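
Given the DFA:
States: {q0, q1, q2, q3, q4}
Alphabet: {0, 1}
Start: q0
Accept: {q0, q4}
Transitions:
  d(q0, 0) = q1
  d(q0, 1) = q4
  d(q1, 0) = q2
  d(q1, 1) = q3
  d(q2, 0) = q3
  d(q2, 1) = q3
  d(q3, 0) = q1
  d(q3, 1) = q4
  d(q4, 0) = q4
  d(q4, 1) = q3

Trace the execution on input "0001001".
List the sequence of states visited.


Input: 0001001
d(q0, 0) = q1
d(q1, 0) = q2
d(q2, 0) = q3
d(q3, 1) = q4
d(q4, 0) = q4
d(q4, 0) = q4
d(q4, 1) = q3


q0 -> q1 -> q2 -> q3 -> q4 -> q4 -> q4 -> q3


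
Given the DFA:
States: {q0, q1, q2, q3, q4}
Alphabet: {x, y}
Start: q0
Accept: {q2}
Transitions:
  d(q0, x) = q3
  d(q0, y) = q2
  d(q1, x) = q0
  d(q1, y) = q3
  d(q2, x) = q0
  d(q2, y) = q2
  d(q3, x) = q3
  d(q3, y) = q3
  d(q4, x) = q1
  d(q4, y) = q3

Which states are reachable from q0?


BFS from q0:
  layer 0: {q0}
  layer 1: {q2, q3}

{q0, q2, q3}


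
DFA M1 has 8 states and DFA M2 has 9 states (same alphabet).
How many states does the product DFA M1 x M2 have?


Product construction pairs every M1 state with every M2 state.
8 * 9 = 72

72


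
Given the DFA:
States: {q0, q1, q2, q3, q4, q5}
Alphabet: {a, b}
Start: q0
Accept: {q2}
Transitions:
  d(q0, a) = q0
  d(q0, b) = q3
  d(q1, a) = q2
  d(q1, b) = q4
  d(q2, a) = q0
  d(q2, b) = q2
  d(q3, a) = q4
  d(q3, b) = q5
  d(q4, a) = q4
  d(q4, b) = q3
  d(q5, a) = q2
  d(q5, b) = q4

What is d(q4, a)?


Looking up transition d(q4, a)

q4


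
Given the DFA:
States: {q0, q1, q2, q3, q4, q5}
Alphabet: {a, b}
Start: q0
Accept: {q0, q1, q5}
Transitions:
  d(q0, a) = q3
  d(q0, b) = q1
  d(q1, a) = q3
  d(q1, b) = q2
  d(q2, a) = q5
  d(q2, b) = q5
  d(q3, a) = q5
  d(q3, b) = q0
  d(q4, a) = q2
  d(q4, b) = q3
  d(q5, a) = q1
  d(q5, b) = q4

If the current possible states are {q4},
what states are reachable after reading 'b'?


Apply transition on 'b' from each current state:
  d(q4, b) = q3

{q3}


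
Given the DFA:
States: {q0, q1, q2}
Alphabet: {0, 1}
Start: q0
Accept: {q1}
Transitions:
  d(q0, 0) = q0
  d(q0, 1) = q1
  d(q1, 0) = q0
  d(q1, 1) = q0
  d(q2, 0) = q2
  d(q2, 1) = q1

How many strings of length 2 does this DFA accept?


Enumerating all length-2 strings:
  "00" -> q0 [reject]
  "01" -> q1 [accept]
  "10" -> q0 [reject]
  "11" -> q0 [reject]

1 out of 4


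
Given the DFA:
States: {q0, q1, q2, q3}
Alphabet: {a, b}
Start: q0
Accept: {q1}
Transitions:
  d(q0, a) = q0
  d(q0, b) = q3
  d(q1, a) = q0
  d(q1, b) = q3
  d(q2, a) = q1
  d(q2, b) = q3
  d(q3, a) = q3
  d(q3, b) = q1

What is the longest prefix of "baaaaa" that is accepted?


Run the DFA, marking each prefix where the state is accepting:
  "" -> q0 [reject]
  "b" -> q3 [reject]
  "ba" -> q3 [reject]
  "baa" -> q3 [reject]
  "baaa" -> q3 [reject]
  "baaaa" -> q3 [reject]
  "baaaaa" -> q3 [reject]

No prefix is accepted


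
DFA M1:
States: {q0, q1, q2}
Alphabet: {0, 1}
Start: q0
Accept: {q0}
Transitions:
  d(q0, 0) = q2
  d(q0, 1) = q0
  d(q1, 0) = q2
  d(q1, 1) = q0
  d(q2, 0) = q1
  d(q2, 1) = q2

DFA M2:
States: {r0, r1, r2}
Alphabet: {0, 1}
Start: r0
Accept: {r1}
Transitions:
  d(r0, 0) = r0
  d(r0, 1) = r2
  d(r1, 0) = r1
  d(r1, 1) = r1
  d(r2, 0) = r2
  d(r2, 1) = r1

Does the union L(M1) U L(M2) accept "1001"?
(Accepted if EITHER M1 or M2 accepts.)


M1: final=q0 accepted=True
M2: final=r1 accepted=True

Yes, union accepts


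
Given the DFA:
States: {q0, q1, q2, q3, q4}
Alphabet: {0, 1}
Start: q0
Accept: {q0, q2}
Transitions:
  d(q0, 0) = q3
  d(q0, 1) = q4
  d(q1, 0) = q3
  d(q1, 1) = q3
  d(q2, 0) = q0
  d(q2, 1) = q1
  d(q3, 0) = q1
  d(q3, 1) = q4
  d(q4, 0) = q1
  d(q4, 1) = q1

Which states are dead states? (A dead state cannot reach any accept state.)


Forward reachability from each state:
  q0 -> reaches accept state q0 (live)
  q1 -> reaches {q1, q3, q4}, no accept state (dead)
  q2 -> reaches accept state q0 (live)
  q3 -> reaches {q1, q3, q4}, no accept state (dead)
  q4 -> reaches {q1, q3, q4}, no accept state (dead)

{q1, q3, q4}


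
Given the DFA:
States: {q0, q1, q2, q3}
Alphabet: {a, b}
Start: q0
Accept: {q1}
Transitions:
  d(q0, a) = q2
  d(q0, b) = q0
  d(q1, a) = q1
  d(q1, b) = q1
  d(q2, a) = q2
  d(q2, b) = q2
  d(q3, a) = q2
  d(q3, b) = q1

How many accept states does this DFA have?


Accept states listed: {q1}
Counting: q1(1)

1


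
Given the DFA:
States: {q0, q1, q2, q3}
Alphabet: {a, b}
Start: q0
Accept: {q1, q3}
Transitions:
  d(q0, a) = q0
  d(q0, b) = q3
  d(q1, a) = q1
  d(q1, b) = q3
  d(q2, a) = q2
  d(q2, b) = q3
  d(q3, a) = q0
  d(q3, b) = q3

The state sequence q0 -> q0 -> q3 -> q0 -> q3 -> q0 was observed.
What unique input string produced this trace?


Trace back each transition to find the symbol:
  q0 --[a]--> q0
  q0 --[b]--> q3
  q3 --[a]--> q0
  q0 --[b]--> q3
  q3 --[a]--> q0

"ababa"


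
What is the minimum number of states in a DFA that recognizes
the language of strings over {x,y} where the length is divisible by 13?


States track (length) mod 13.
Need 13 states: one per remainder 0..12; accept = remainder 0.

13


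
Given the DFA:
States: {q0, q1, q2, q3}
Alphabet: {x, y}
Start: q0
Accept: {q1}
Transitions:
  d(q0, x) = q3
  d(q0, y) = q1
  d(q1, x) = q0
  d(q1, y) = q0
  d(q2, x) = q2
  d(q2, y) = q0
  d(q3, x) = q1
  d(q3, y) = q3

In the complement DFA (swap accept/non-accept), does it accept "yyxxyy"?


Trace: q0 -> q1 -> q0 -> q3 -> q1 -> q0 -> q1
Final: q1
Original accept: {q1}
Complement: q1 is in original accept

No, complement rejects (original accepts)


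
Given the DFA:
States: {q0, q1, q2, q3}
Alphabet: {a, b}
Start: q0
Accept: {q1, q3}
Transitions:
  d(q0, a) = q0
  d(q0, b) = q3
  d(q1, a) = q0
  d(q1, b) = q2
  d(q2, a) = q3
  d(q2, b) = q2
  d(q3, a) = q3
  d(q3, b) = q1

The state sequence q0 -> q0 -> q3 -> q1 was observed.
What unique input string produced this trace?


Trace back each transition to find the symbol:
  q0 --[a]--> q0
  q0 --[b]--> q3
  q3 --[b]--> q1

"abb"


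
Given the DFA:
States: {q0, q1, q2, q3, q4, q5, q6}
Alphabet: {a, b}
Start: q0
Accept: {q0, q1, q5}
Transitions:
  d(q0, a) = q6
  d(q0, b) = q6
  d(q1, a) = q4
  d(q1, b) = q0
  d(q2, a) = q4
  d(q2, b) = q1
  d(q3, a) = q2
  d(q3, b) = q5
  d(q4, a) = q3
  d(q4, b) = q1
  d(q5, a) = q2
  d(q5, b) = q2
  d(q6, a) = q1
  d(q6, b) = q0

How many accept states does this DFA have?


Accept states listed: {q0, q1, q5}
Counting: q0(1) q1(2) q5(3)

3


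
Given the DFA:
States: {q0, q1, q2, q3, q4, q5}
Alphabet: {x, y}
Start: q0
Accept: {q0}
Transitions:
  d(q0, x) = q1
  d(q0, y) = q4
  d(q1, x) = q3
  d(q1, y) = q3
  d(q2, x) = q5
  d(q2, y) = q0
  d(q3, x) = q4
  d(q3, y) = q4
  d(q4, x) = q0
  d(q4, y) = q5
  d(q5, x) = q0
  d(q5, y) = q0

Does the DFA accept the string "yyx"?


Trace: q0 -> q4 -> q5 -> q0
Final state: q0
Accept states: {q0}

Yes, accepted (final state q0 is an accept state)


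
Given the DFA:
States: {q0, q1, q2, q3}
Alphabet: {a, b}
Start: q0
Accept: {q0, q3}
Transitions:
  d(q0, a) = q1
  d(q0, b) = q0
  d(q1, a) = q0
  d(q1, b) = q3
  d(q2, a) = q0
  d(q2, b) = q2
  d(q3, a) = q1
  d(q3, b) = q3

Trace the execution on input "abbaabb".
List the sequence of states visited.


Input: abbaabb
d(q0, a) = q1
d(q1, b) = q3
d(q3, b) = q3
d(q3, a) = q1
d(q1, a) = q0
d(q0, b) = q0
d(q0, b) = q0


q0 -> q1 -> q3 -> q3 -> q1 -> q0 -> q0 -> q0


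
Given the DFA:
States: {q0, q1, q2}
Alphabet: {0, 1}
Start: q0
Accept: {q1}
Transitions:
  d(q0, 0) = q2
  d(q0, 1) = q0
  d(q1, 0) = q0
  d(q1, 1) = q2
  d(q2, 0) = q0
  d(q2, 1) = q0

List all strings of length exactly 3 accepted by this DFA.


All strings of length 3: 8 total
Accepted: 0

None


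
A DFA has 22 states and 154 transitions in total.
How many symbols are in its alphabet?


Each state has exactly one transition per symbol.
|alphabet| = transitions / states = 154 / 22 = 7

7


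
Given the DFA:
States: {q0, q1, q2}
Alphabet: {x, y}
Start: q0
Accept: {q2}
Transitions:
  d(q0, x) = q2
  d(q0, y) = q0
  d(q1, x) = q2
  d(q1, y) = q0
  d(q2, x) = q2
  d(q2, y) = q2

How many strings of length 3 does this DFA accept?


Enumerating all length-3 strings:
  "xxx" -> q2 [accept]
  "xxy" -> q2 [accept]
  "xyx" -> q2 [accept]
  "xyy" -> q2 [accept]
  "yxx" -> q2 [accept]
  "yxy" -> q2 [accept]
  "yyx" -> q2 [accept]
  "yyy" -> q0 [reject]

7 out of 8


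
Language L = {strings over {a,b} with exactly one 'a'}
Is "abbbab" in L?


count('a') = 2

No, "abbbab" is not in L


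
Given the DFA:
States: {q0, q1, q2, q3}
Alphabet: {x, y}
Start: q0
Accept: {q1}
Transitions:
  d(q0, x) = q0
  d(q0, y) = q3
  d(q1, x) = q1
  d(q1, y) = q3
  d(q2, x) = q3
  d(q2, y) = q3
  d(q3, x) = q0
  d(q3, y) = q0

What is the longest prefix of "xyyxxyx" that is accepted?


Run the DFA, marking each prefix where the state is accepting:
  "" -> q0 [reject]
  "x" -> q0 [reject]
  "xy" -> q3 [reject]
  "xyy" -> q0 [reject]
  "xyyx" -> q0 [reject]
  "xyyxx" -> q0 [reject]
  "xyyxxy" -> q3 [reject]
  "xyyxxyx" -> q0 [reject]

No prefix is accepted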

**INSTRUCTIONS TO FOLLOW**
Go through the listing above. Show each line where the word "execution" is found.

**OUTPUT FOR THIS TASK**
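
Trace the execution on input "0001001".
Trace the execution on input "abbaabb".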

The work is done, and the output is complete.